* _Goal of the exercise_: Look below for the line that contains "Distance(W, Z) = 27.8", then copy it and each following line exactly, through and including the line that contains "Tangent(A1, HN) at N".

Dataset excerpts
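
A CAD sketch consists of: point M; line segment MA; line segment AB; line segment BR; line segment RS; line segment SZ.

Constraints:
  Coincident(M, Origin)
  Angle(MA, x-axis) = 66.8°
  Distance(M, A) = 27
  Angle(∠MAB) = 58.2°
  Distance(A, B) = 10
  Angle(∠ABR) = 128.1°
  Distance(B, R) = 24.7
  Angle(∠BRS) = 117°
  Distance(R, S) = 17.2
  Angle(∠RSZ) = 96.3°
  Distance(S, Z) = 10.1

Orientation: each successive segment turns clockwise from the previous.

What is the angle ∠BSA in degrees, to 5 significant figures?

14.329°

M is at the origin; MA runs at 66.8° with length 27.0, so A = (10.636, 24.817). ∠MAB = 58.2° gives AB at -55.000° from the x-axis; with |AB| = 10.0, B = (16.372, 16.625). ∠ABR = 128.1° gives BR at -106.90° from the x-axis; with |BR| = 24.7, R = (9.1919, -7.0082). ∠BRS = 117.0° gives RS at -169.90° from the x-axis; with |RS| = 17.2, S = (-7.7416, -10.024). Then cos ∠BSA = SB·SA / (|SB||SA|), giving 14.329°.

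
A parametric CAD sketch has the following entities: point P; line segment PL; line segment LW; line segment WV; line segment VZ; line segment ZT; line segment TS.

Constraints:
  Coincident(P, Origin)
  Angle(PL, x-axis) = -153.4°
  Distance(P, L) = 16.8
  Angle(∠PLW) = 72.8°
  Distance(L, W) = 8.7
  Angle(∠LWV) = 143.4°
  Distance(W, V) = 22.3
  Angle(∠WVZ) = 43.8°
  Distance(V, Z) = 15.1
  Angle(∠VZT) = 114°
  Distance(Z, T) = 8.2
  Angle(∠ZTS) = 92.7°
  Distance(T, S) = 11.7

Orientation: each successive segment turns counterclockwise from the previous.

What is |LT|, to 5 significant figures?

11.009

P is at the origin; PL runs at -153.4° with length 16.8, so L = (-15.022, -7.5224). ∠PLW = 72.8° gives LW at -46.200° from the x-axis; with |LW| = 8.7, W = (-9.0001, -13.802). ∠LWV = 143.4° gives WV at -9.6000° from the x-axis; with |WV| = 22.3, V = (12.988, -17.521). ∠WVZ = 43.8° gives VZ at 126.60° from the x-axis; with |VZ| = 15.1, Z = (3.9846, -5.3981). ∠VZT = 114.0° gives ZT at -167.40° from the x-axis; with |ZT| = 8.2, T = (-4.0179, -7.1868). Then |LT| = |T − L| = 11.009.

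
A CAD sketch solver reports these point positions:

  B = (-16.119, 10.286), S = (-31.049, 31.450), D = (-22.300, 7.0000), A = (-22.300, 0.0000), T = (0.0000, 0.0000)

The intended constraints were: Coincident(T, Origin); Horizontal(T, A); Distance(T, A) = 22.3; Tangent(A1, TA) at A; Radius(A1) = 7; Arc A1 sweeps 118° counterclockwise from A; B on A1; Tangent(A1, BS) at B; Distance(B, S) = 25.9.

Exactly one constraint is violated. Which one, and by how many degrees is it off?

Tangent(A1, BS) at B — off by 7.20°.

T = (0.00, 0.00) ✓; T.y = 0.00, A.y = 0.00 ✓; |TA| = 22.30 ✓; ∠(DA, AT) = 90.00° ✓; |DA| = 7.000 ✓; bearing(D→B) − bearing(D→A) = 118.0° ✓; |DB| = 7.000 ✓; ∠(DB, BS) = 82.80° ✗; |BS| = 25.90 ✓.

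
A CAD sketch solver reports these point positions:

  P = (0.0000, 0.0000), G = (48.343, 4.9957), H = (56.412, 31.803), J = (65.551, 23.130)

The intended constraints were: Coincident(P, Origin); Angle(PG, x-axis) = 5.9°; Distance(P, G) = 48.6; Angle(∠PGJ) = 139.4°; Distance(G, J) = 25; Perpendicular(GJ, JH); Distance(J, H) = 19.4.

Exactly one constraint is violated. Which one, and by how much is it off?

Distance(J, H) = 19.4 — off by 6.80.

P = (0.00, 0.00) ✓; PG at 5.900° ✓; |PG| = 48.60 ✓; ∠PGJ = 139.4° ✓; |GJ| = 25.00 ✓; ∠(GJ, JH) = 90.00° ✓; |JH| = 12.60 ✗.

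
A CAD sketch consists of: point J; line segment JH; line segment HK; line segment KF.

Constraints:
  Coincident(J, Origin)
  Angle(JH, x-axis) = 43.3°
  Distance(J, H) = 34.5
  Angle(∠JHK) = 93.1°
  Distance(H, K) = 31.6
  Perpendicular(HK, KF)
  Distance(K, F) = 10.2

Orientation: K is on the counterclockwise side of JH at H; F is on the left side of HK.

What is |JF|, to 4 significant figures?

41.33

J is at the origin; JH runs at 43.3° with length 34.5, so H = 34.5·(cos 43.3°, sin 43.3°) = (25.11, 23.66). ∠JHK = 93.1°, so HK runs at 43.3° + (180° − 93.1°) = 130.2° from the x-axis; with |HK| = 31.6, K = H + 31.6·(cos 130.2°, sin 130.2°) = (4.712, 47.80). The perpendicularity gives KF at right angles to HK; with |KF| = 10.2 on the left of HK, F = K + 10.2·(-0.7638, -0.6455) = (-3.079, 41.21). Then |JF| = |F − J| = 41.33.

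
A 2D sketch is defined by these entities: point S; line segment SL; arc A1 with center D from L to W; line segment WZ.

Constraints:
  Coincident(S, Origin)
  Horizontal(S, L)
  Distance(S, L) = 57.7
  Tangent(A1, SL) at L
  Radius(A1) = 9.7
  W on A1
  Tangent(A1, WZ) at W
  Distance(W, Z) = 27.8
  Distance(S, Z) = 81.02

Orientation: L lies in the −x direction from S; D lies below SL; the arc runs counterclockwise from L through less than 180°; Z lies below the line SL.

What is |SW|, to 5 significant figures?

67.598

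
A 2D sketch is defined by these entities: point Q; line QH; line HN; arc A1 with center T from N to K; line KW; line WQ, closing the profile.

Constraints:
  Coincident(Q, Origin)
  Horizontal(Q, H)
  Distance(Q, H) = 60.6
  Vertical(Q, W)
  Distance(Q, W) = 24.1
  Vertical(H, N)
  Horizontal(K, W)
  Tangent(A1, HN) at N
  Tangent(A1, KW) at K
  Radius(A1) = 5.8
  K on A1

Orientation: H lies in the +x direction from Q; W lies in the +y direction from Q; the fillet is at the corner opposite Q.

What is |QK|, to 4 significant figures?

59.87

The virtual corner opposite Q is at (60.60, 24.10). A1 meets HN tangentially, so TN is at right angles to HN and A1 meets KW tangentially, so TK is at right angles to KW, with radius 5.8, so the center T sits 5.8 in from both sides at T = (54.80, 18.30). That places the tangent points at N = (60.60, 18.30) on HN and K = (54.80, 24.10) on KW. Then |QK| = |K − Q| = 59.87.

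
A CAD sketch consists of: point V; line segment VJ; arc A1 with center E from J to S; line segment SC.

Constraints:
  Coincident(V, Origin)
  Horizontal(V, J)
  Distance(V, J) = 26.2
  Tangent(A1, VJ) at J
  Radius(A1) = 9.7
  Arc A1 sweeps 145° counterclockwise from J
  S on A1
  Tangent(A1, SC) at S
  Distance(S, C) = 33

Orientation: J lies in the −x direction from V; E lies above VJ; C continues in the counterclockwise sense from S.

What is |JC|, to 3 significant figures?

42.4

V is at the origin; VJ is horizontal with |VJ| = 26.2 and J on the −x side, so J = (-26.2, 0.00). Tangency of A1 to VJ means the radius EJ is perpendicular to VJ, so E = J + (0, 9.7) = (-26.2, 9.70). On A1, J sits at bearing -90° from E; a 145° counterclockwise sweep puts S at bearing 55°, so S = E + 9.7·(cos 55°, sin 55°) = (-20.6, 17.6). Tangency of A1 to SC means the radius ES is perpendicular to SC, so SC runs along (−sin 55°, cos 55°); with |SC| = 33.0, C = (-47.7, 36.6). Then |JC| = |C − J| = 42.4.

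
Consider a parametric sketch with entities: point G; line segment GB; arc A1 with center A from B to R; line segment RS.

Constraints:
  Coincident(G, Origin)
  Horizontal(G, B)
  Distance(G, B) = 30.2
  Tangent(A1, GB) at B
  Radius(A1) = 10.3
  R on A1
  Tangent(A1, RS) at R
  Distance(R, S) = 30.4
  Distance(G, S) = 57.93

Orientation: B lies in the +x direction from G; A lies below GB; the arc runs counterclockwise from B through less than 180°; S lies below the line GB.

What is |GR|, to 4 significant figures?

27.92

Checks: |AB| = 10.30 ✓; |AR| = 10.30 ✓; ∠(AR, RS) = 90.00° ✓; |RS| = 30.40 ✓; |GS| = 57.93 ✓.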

* _Result for this exercise_:
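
  Distance(W, Z) = 27.8
  Distance(S, Z) = 81.02

Orientation: L lies in the −x direction from S; D lies below SL; the arc runs counterclockwise from L through less than 180°; Z lies below the line SL.

What is |SW|, to 5 significant figures?

67.598

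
A 2D sketch is defined by these entities: point Q; line QH; line HN; arc A1 with center T from N to K; line KW; line WQ, closing the profile.

Constraints:
  Coincident(Q, Origin)
  Horizontal(Q, H)
  Distance(Q, H) = 60.6
  Vertical(Q, W)
  Distance(Q, W) = 24.1
  Vertical(H, N)
  Horizontal(K, W)
  Tangent(A1, HN) at N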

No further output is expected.